(EXERCISE): Which lines of the records contain the word "satisfying"? Show each of them.

(DATA RECORDS):
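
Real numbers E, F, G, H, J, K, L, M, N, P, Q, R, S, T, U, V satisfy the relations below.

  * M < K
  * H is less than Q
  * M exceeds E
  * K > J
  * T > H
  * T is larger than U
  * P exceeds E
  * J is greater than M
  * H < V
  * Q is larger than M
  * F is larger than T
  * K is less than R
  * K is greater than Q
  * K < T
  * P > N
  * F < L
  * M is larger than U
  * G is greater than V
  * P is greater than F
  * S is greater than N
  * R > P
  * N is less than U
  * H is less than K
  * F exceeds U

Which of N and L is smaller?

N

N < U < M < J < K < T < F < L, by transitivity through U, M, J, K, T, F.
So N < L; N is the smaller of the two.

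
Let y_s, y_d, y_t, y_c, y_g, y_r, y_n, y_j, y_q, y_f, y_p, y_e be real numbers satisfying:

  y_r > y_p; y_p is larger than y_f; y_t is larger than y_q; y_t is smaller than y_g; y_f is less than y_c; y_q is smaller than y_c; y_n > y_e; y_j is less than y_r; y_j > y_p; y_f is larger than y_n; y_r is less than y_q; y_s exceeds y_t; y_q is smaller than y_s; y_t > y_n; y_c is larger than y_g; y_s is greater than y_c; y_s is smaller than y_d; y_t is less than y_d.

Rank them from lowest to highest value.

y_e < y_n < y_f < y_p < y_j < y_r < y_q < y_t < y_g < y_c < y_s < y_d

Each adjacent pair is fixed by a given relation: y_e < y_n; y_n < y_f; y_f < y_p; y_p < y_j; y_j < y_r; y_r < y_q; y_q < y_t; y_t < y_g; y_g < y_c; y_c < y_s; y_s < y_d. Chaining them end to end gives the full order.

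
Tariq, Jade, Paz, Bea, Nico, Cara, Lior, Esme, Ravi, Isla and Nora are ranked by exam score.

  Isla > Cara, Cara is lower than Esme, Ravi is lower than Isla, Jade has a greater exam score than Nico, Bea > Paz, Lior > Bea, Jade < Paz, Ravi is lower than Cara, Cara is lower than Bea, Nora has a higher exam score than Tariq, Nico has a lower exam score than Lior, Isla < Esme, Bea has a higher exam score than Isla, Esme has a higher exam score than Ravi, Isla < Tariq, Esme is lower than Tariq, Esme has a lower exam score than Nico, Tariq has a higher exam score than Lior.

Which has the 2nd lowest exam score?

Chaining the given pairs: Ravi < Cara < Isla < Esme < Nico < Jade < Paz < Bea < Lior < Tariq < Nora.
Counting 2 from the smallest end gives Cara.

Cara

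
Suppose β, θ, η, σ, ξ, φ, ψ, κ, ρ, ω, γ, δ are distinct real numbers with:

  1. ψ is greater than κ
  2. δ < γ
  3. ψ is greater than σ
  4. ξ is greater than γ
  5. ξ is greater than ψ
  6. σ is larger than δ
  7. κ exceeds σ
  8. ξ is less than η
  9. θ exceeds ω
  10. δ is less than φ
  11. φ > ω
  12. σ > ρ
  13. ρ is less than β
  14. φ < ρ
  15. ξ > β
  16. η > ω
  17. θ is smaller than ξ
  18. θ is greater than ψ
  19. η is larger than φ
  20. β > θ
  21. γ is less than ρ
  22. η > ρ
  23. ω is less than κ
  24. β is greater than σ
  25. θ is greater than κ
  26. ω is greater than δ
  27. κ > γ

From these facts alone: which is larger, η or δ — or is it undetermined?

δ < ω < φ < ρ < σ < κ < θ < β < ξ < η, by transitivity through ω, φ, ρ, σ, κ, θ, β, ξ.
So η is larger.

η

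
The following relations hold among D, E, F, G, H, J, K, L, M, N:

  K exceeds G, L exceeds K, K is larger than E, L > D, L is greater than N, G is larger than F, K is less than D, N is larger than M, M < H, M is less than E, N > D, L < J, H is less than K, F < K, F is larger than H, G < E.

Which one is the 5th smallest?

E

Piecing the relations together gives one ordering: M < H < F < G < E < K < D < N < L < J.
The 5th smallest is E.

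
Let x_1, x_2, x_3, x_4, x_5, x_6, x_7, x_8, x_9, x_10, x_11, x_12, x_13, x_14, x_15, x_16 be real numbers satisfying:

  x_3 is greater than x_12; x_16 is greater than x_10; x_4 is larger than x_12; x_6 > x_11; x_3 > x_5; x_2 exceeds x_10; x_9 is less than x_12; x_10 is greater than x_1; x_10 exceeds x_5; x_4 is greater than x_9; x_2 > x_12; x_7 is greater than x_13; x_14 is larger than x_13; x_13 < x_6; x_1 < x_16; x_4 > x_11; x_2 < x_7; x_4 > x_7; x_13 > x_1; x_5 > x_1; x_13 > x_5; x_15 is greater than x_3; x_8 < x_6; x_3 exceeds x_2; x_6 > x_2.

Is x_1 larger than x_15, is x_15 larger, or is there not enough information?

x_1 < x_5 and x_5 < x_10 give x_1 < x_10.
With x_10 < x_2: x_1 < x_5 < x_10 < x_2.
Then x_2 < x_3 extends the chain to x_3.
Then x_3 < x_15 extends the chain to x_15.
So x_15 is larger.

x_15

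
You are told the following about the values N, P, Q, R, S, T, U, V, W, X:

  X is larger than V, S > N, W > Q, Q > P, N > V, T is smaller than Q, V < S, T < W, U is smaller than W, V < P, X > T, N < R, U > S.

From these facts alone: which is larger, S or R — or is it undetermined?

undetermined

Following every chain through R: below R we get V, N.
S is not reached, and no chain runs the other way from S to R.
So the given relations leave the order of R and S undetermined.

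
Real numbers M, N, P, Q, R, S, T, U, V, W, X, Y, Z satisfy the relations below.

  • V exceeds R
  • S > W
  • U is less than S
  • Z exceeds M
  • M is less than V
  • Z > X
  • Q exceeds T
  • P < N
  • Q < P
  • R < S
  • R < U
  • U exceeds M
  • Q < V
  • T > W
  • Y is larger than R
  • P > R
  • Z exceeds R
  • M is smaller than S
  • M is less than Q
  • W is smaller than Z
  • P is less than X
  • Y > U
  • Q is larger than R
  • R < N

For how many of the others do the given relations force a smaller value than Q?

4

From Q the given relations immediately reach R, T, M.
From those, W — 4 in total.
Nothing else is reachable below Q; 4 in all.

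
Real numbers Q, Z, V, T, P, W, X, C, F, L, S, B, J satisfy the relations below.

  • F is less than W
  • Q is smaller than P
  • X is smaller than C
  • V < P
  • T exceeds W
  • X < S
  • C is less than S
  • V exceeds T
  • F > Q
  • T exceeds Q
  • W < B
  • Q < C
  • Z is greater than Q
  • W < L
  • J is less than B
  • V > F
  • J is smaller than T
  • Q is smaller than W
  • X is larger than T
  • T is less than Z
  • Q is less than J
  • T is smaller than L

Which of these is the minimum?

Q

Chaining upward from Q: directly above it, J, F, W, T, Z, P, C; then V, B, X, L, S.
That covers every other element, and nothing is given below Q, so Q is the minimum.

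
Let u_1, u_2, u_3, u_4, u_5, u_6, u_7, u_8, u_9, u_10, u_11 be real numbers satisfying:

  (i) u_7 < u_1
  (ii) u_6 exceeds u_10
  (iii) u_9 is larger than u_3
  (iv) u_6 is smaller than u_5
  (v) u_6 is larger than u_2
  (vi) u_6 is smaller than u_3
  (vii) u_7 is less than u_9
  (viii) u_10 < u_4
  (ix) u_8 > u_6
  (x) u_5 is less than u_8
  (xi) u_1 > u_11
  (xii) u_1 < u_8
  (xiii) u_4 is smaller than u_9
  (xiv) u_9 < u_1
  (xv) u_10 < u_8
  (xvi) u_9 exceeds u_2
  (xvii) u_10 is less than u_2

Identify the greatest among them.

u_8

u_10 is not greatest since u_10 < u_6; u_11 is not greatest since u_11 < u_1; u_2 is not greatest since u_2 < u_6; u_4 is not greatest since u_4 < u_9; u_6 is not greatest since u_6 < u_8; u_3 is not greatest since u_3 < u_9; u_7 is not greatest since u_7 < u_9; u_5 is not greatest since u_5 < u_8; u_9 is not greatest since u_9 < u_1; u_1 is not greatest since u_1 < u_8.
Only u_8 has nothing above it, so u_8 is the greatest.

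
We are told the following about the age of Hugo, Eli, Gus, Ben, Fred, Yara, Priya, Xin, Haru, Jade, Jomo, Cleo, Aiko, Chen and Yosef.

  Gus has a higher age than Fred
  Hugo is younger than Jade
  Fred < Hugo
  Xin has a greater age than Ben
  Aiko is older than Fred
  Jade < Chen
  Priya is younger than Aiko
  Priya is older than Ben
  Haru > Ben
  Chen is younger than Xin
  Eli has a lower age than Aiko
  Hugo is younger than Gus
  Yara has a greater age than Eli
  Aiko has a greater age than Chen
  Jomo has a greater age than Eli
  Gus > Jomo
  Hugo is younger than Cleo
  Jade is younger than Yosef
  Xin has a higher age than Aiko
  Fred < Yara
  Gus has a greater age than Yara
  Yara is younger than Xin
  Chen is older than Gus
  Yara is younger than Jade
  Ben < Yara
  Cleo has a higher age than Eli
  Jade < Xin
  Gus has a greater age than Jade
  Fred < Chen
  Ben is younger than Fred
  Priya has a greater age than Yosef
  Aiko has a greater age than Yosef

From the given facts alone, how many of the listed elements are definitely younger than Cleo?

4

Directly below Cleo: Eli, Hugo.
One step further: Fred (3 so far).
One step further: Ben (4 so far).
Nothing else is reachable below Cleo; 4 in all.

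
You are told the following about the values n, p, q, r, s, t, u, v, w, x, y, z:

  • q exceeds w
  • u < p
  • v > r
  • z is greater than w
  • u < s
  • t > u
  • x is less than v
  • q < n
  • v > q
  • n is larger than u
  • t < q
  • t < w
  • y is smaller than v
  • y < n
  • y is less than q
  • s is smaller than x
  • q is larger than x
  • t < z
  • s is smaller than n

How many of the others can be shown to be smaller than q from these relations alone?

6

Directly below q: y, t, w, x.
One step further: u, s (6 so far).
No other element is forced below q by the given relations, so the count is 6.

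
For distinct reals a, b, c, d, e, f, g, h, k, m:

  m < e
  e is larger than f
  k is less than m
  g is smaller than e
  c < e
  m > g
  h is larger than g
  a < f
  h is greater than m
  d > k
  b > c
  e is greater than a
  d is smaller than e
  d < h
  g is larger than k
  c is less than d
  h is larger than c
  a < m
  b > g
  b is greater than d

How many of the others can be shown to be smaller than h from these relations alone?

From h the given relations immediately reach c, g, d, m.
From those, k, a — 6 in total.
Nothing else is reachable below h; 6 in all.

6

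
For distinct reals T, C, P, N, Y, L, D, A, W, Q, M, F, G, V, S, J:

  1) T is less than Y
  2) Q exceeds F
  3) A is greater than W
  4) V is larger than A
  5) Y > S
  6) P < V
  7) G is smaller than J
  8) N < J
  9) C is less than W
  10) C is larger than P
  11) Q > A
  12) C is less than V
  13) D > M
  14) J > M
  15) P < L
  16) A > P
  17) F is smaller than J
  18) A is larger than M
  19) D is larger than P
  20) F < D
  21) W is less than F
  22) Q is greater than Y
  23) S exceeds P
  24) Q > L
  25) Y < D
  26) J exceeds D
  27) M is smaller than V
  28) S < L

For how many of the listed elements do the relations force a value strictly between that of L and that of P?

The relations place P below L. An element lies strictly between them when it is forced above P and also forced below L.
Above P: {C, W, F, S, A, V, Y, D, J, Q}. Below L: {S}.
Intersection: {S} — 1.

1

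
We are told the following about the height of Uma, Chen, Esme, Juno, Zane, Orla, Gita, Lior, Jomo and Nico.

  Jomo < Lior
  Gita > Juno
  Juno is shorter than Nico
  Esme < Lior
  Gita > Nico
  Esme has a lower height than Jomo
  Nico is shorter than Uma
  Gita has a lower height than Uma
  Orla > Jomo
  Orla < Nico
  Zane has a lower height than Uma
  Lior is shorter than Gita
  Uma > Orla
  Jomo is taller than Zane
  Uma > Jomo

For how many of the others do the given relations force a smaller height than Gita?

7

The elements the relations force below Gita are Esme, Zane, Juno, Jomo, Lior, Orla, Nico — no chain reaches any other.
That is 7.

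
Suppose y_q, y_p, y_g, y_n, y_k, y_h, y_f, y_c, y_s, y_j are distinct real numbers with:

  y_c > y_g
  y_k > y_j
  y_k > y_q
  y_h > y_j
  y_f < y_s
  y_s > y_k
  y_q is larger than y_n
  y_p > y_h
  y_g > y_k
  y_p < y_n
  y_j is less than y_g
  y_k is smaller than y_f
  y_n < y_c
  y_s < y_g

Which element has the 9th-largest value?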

(OUTPUT BELOW):
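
Let y_s, y_d, y_t, y_c, y_g, y_r, y_n, y_j, y_q, y_f, y_p, y_e be real numbers satisfying:
Let x_1, x_2, x_3, x_4, x_5, x_6, x_7, x_8, x_9, x_10, x_11, x_12, x_13, x_14, x_15, x_16 be real numbers satisfying:
Let u_1, u_2, u_3, u_4, u_5, u_6, u_7, u_8, u_9, u_10, u_11 be real numbers satisfying: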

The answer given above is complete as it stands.